------ DATA FOR REVIEW

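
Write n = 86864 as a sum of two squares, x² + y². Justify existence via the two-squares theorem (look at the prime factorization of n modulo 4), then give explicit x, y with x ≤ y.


Step 1: Factor n = 86864 = 2^4 · 61 · 89.
Step 2: Check the mod-4 condition on each prime factor: 2 = 2 (special); 61 ≡ 1 (mod 4), exponent 1; 89 ≡ 1 (mod 4), exponent 1.
All primes ≡ 3 (mod 4) appear to even exponent (or don't appear), so by the two-squares theorem n IS expressible as a sum of two squares.
Step 3: Build a representation. Group n = k² · m with k = 4 and m = 61 · 89 = 5429 (a product of primes ≡ 1 (mod 4)); a representation of m scales to one of n via (k·x)² + (k·y)² = k²(x² + y²). Each prime p ≡ 1 (mod 4) is itself a sum of two squares; find a² by testing p − a² for a perfect square:
  61: 61 − 1² = 60, 61 − 2² = 57, 61 − 3² = 52, 61 − 4² = 45, 61 − 5² = 36 = 6² ⇒ 61 = 5² + 6².
  89: 89 − 1² = 88, 89 − 2² = 85, 89 − 3² = 80, 89 − 4² = 73, 89 − 5² = 64 = 8² ⇒ 89 = 5² + 8².
  Combine using the Brahmagupta–Fibonacci identity (a² + b²)(c² + d²) = (ac − bd)² + (ad + bc)² = (ac + bd)² + (ad − bc)²:
  61 · 89 = 5429: from (5² + 6²)(5² + 8²), take (5·5 − 6·8, 5·8 + 6·5) = (25 − 48, 40 + 30) = (-23, 70); dropping signs (only squares matter) gives (23, 70); check 23² + 70² = 529 + 4900 = 5429 ✓.
  Scale by k = 4: (4·23, 4·70) = (92, 280).
Step 4: Order so x ≤ y and verify: 92² + 280² = 8464 + 78400 = 86864 = n. ✓

n = 86864 = 92² + 280² (one valid representation with x ≤ y).


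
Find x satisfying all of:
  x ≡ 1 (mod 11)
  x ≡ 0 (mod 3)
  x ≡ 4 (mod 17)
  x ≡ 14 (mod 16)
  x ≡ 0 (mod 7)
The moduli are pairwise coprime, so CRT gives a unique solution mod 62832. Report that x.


Product of moduli M = 11 · 3 · 17 · 16 · 7 = 62832.
Merge one congruence at a time:
  Start: x ≡ 1 (mod 11).
  Combine with x ≡ 0 (mod 3); new modulus lcm = 33.
    Write x = 1 + 11·t and substitute into x ≡ 0 (mod 3): 11·t ≡ 0 − 1 = -1 (mod 3).
    Reduce coefficients mod 3: 2·t ≡ 2 (mod 3).
    The inverse of 2 mod 3 is 2 (since 2·2 = 4 = 1·3 + 1), so t ≡ 2·2 = 4 ≡ 1 (mod 3).
    Then x = 1 + 11·1 = 12, valid modulo lcm(11, 3) = 33: x ≡ 12 (mod 33).
  Combine with x ≡ 4 (mod 17); new modulus lcm = 561.
    Write x = 12 + 33·t and substitute into x ≡ 4 (mod 17): 33·t ≡ 4 − 12 = -8 (mod 17).
    Reduce coefficients mod 17: 16·t ≡ 9 (mod 17).
    The inverse of 16 mod 17 is 16 (since 16·16 = 256 = 15·17 + 1), so t ≡ 16·9 = 144 ≡ 8 (mod 17).
    Then x = 12 + 33·8 = 276, valid modulo lcm(33, 17) = 561: x ≡ 276 (mod 561).
  Combine with x ≡ 14 (mod 16); new modulus lcm = 8976.
    Write x = 276 + 561·t and substitute into x ≡ 14 (mod 16): 561·t ≡ 14 − 276 = -262 (mod 16).
    Reduce coefficients mod 16: 1·t ≡ 10 (mod 16).
    So t ≡ 10 (mod 16).
    Then x = 276 + 561·10 = 5886, valid modulo lcm(561, 16) = 8976: x ≡ 5886 (mod 8976).
  Combine with x ≡ 0 (mod 7); new modulus lcm = 62832.
    Write x = 5886 + 8976·t and substitute into x ≡ 0 (mod 7): 8976·t ≡ 0 − 5886 = -5886 (mod 7).
    Reduce coefficients mod 7: 2·t ≡ 1 (mod 7).
    The inverse of 2 mod 7 is 4 (since 2·4 = 8 = 1·7 + 1), so t ≡ 4·1 = 4 ≡ 4 (mod 7).
    Then x = 5886 + 8976·4 = 41790, valid modulo lcm(8976, 7) = 62832: x ≡ 41790 (mod 62832).
Verify against each original: 41790 mod 11 = 1, 41790 mod 3 = 0, 41790 mod 17 = 4, 41790 mod 16 = 14, 41790 mod 7 = 0.

x ≡ 41790 (mod 62832).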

------------

### ASSIGNED TASK
Count every line of the listing holding the string "Combine". Reply with the total alone.

### THE COMPLETED TASK
5